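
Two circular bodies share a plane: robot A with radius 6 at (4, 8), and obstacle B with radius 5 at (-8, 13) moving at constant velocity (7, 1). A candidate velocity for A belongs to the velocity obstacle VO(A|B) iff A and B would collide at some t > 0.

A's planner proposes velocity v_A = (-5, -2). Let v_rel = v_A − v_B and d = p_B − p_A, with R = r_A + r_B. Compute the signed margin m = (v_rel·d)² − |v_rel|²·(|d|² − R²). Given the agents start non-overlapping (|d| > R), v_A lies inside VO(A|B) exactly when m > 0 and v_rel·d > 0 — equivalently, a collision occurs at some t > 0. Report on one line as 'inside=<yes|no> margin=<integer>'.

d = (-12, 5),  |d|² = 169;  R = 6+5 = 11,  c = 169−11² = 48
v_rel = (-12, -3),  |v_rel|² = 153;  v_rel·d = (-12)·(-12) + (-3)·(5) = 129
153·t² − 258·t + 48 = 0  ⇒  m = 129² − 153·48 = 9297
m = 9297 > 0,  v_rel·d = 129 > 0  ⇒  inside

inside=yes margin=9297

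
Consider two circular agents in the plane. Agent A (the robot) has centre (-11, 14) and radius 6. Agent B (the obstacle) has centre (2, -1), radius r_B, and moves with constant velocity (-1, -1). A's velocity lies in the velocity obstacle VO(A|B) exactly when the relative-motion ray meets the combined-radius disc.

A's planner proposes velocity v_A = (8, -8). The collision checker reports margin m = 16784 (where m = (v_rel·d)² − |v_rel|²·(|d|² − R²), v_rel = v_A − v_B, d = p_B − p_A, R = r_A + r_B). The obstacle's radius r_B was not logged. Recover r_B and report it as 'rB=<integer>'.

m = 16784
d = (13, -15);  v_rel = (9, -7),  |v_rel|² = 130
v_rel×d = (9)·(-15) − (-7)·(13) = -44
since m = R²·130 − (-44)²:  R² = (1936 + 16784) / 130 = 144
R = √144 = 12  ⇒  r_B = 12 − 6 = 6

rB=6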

Problem requirements →
Pull every line containing "robot" from the data.

Result of this task →
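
Two circular bodies share a plane: robot A with radius 6 at (4, 8), and obstacle B with radius 5 at (-8, 13) moving at constant velocity (7, 1). A candidate velocity for A belongs to the velocity obstacle VO(A|B) iff A and B would collide at some t > 0.
Consider two circular agents in the plane. Agent A (the robot) has centre (-11, 14) and radius 6. Agent B (the obstacle) has centre (2, -1), radius r_B, and moves with constant velocity (-1, -1). A's velocity lies in the velocity obstacle VO(A|B) exactly when the relative-motion ray meets the combined-radius disc.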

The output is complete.